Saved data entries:
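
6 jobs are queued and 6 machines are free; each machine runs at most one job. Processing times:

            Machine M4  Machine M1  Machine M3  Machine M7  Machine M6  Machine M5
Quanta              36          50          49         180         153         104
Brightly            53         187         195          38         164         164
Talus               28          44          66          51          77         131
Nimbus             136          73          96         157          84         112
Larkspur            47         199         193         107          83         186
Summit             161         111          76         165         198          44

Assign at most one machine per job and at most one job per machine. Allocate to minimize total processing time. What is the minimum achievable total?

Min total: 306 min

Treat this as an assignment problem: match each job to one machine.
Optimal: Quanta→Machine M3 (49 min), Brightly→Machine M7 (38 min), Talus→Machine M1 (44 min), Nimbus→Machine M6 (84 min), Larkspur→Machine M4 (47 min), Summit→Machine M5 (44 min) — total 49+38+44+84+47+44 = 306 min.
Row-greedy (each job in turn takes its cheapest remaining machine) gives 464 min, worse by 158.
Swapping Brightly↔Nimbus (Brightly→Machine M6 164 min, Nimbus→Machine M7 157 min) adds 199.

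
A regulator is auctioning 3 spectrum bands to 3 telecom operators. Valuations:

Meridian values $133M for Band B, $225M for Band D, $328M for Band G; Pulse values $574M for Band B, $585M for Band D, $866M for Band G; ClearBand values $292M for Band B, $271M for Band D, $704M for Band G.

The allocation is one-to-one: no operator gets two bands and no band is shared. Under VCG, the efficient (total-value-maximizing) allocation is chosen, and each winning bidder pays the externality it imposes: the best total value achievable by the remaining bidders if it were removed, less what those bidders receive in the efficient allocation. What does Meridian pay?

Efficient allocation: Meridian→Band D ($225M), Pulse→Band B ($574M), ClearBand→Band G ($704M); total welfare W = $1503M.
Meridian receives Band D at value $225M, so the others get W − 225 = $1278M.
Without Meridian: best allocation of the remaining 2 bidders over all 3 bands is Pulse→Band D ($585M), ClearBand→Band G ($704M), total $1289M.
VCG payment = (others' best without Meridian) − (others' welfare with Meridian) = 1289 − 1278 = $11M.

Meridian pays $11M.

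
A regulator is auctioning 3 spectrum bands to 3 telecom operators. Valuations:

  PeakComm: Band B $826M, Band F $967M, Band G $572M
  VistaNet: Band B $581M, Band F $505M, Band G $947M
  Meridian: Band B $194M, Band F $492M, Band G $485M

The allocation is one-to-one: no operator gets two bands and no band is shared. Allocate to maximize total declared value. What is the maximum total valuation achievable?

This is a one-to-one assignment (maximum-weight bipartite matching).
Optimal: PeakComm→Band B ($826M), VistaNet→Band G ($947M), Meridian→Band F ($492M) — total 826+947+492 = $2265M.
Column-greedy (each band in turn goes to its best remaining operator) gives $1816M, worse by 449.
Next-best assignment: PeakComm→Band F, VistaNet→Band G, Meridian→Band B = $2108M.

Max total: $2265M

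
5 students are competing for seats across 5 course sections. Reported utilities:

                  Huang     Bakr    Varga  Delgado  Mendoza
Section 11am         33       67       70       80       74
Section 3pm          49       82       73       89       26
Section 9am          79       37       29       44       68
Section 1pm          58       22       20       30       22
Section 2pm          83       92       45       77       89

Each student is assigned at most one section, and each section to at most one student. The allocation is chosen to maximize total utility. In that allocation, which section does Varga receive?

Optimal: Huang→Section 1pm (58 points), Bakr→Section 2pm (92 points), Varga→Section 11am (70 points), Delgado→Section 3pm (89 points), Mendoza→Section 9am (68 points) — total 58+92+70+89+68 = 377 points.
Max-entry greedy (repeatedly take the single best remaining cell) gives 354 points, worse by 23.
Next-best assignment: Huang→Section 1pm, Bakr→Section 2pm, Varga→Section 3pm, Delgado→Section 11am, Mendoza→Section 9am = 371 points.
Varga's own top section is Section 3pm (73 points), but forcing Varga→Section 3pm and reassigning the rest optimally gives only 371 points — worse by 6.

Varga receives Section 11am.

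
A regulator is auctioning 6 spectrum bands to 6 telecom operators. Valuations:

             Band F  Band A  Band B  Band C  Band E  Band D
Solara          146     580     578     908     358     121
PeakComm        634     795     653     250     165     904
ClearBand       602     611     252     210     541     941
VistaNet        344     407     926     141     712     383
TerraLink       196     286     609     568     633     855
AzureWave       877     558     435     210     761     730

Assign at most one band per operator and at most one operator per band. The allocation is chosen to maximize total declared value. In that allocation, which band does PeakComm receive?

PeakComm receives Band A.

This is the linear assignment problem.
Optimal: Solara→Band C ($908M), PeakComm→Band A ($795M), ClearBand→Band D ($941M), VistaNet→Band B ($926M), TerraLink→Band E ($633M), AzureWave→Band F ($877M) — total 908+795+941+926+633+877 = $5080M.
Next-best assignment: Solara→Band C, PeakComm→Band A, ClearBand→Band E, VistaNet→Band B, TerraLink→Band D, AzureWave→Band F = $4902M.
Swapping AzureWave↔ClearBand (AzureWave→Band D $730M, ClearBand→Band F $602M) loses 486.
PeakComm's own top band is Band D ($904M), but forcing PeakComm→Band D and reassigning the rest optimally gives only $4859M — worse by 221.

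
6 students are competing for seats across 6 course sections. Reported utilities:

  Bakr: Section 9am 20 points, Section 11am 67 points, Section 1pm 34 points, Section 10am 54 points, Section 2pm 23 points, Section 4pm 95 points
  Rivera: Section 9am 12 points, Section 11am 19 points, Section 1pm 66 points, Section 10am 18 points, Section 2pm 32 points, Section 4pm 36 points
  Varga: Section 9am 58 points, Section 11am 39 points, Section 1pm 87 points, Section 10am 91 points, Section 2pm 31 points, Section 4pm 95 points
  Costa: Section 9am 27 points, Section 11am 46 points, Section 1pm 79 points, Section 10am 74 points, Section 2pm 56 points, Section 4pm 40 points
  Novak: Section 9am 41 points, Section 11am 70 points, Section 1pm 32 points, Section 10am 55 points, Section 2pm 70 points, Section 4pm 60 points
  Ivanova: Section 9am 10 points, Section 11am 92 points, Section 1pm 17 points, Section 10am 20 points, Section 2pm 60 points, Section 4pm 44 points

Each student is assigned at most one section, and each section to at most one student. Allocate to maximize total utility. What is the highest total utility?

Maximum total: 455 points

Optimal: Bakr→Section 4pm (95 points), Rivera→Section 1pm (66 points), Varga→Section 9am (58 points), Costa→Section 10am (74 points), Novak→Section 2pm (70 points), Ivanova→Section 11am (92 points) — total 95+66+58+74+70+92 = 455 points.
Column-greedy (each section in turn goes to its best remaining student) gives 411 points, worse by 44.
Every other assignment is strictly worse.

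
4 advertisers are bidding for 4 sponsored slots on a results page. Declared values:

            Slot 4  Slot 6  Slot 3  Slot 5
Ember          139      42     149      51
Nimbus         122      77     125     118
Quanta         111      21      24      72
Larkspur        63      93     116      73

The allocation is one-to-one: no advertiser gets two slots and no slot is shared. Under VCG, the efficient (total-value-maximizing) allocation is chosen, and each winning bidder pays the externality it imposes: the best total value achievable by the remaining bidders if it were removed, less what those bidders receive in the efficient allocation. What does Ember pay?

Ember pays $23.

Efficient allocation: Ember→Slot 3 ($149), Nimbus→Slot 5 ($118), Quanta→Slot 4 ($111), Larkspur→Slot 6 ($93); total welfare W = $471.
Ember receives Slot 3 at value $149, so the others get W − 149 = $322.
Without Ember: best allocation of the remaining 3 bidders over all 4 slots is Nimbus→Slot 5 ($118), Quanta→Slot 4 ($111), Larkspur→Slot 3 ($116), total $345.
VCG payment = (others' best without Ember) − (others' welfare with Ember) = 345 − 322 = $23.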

→ Directions for this task
Reproduce all the records precisely.

→ Reply to the exercise
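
6 jobs are queued and 6 machines are free; each machine runs at most one job. Processing times:

            Machine M4  Machine M1  Machine M3  Machine M7  Machine M6  Machine M5
Quanta              36          50          49         180         153         104
Brightly            53         187         195          38         164         164
Talus               28          44          66          51          77         131
Nimbus             136          73          96         157          84         112
Larkspur            47         199         193         107          83         186
Summit             161         111          76         165         198          44

Assign at most one machine per job and at most one job per machine. Allocate to minimize total processing time. What is the minimum achievable total?

Min total: 306 min

Treat this as an assignment problem: match each job to one machine.
Optimal: Quanta→Machine M3 (49 min), Brightly→Machine M7 (38 min), Talus→Machine M1 (44 min), Nimbus→Machine M6 (84 min), Larkspur→Machine M4 (47 min), Summit→Machine M5 (44 min) — total 49+38+44+84+47+44 = 306 min.
Row-greedy (each job in turn takes its cheapest remaining machine) gives 464 min, worse by 158.
Swapping Brightly↔Nimbus (Brightly→Machine M6 164 min, Nimbus→Machine M7 157 min) adds 199.

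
A regulator is auctioning 3 spectrum bands to 3 telecom operators. Valuations:

Meridian values $133M for Band B, $225M for Band D, $328M for Band G; Pulse values $574M for Band B, $585M for Band D, $866M for Band G; ClearBand values $292M for Band B, $271M for Band D, $704M for Band G.

The allocation is one-to-one: no operator gets two bands and no band is shared. Under VCG, the efficient (total-value-maximizing) allocation is chosen, and each winning bidder pays the externality it imposes: the best total value achievable by the remaining bidders if it were removed, less what those bidders receive in the efficient allocation. What does Meridian pay?

Efficient allocation: Meridian→Band D ($225M), Pulse→Band B ($574M), ClearBand→Band G ($704M); total welfare W = $1503M.
Meridian receives Band D at value $225M, so the others get W − 225 = $1278M.
Without Meridian: best allocation of the remaining 2 bidders over all 3 bands is Pulse→Band D ($585M), ClearBand→Band G ($704M), total $1289M.
VCG payment = (others' best without Meridian) − (others' welfare with Meridian) = 1289 − 1278 = $11M.

Meridian pays $11M.

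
A regulator is auctioning 3 spectrum bands to 3 telecom operators. Valuations:

  PeakComm: Band B $826M, Band F $967M, Band G $572M
  VistaNet: Band B $581M, Band F $505M, Band G $947M
  Meridian: Band B $194M, Band F $492M, Band G $485M

The allocation is one-to-one: no operator gets two bands and no band is shared. Allocate to maximize total declared value. What is the maximum total valuation achievable?

This is a one-to-one assignment (maximum-weight bipartite matching).
Optimal: PeakComm→Band B ($826M), VistaNet→Band G ($947M), Meridian→Band F ($492M) — total 826+947+492 = $2265M.
Column-greedy (each band in turn goes to its best remaining operator) gives $1816M, worse by 449.
Next-best assignment: PeakComm→Band F, VistaNet→Band G, Meridian→Band B = $2108M.

Max total: $2265M

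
5 students are competing for seats across 5 course sections. Reported utilities:

                  Huang     Bakr    Varga  Delgado  Mendoza
Section 11am         33       67       70       80       74
Section 3pm          49       82       73       89       26
Section 9am          79       37       29       44       68
Section 1pm          58       22       20       30       22
Section 2pm          83       92       45       77       89

Each student is assigned at most one section, and each section to at most one student. The allocation is chosen to maximize total utility. In that allocation, which section does Varga receive?

Optimal: Huang→Section 1pm (58 points), Bakr→Section 2pm (92 points), Varga→Section 11am (70 points), Delgado→Section 3pm (89 points), Mendoza→Section 9am (68 points) — total 58+92+70+89+68 = 377 points.
Max-entry greedy (repeatedly take the single best remaining cell) gives 354 points, worse by 23.
Next-best assignment: Huang→Section 1pm, Bakr→Section 2pm, Varga→Section 3pm, Delgado→Section 11am, Mendoza→Section 9am = 371 points.
Varga's own top section is Section 3pm (73 points), but forcing Varga→Section 3pm and reassigning the rest optimally gives only 371 points — worse by 6.

Varga receives Section 11am.

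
A regulator is auctioning 6 spectrum bands to 6 telecom operators. Valuations:

             Band F  Band A  Band B  Band C  Band E  Band D
Solara          146     580     578     908     358     121
PeakComm        634     795     653     250     165     904
ClearBand       602     611     252     210     541     941
VistaNet        344     407     926     141     712     383
TerraLink       196     286     609     568     633     855
AzureWave       877     558     435     210     761     730

Assign at most one band per operator and at most one operator per band. The allocation is chosen to maximize total declared value. In that allocation, which band does PeakComm receive?

PeakComm receives Band A.

This is the linear assignment problem.
Optimal: Solara→Band C ($908M), PeakComm→Band A ($795M), ClearBand→Band D ($941M), VistaNet→Band B ($926M), TerraLink→Band E ($633M), AzureWave→Band F ($877M) — total 908+795+941+926+633+877 = $5080M.
Next-best assignment: Solara→Band C, PeakComm→Band A, ClearBand→Band E, VistaNet→Band B, TerraLink→Band D, AzureWave→Band F = $4902M.
Swapping AzureWave↔ClearBand (AzureWave→Band D $730M, ClearBand→Band F $602M) loses 486.
PeakComm's own top band is Band D ($904M), but forcing PeakComm→Band D and reassigning the rest optimally gives only $4859M — worse by 221.

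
6 students are competing for seats across 6 course sections. Reported utilities:

  Bakr: Section 9am 20 points, Section 11am 67 points, Section 1pm 34 points, Section 10am 54 points, Section 2pm 23 points, Section 4pm 95 points
  Rivera: Section 9am 12 points, Section 11am 19 points, Section 1pm 66 points, Section 10am 18 points, Section 2pm 32 points, Section 4pm 36 points
  Varga: Section 9am 58 points, Section 11am 39 points, Section 1pm 87 points, Section 10am 91 points, Section 2pm 31 points, Section 4pm 95 points
  Costa: Section 9am 27 points, Section 11am 46 points, Section 1pm 79 points, Section 10am 74 points, Section 2pm 56 points, Section 4pm 40 points
  Novak: Section 9am 41 points, Section 11am 70 points, Section 1pm 32 points, Section 10am 55 points, Section 2pm 70 points, Section 4pm 60 points
  Ivanova: Section 9am 10 points, Section 11am 92 points, Section 1pm 17 points, Section 10am 20 points, Section 2pm 60 points, Section 4pm 44 points

Each student is assigned at most one section, and each section to at most one student. Allocate to maximize total utility. What is the highest total utility?

Maximum total: 455 points

Optimal: Bakr→Section 4pm (95 points), Rivera→Section 1pm (66 points), Varga→Section 9am (58 points), Costa→Section 10am (74 points), Novak→Section 2pm (70 points), Ivanova→Section 11am (92 points) — total 95+66+58+74+70+92 = 455 points.
Column-greedy (each section in turn goes to its best remaining student) gives 411 points, worse by 44.
Every other assignment is strictly worse.

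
4 advertisers are bidding for 4 sponsored slots on a results page. Declared values:

            Slot 4  Slot 6  Slot 3  Slot 5
Ember          139      42     149      51
Nimbus         122      77     125     118
Quanta         111      21      24      72
Larkspur        63      93     116      73

The allocation is one-to-one: no advertiser gets two slots and no slot is shared. Under VCG, the efficient (total-value-maximizing) allocation is chosen, and each winning bidder pays the externality it imposes: the best total value achievable by the remaining bidders if it were removed, less what those bidders receive in the efficient allocation. What does Ember pay?

Ember pays $23.

Efficient allocation: Ember→Slot 3 ($149), Nimbus→Slot 5 ($118), Quanta→Slot 4 ($111), Larkspur→Slot 6 ($93); total welfare W = $471.
Ember receives Slot 3 at value $149, so the others get W − 149 = $322.
Without Ember: best allocation of the remaining 3 bidders over all 4 slots is Nimbus→Slot 5 ($118), Quanta→Slot 4 ($111), Larkspur→Slot 3 ($116), total $345.
VCG payment = (others' best without Ember) − (others' welfare with Ember) = 345 − 322 = $23.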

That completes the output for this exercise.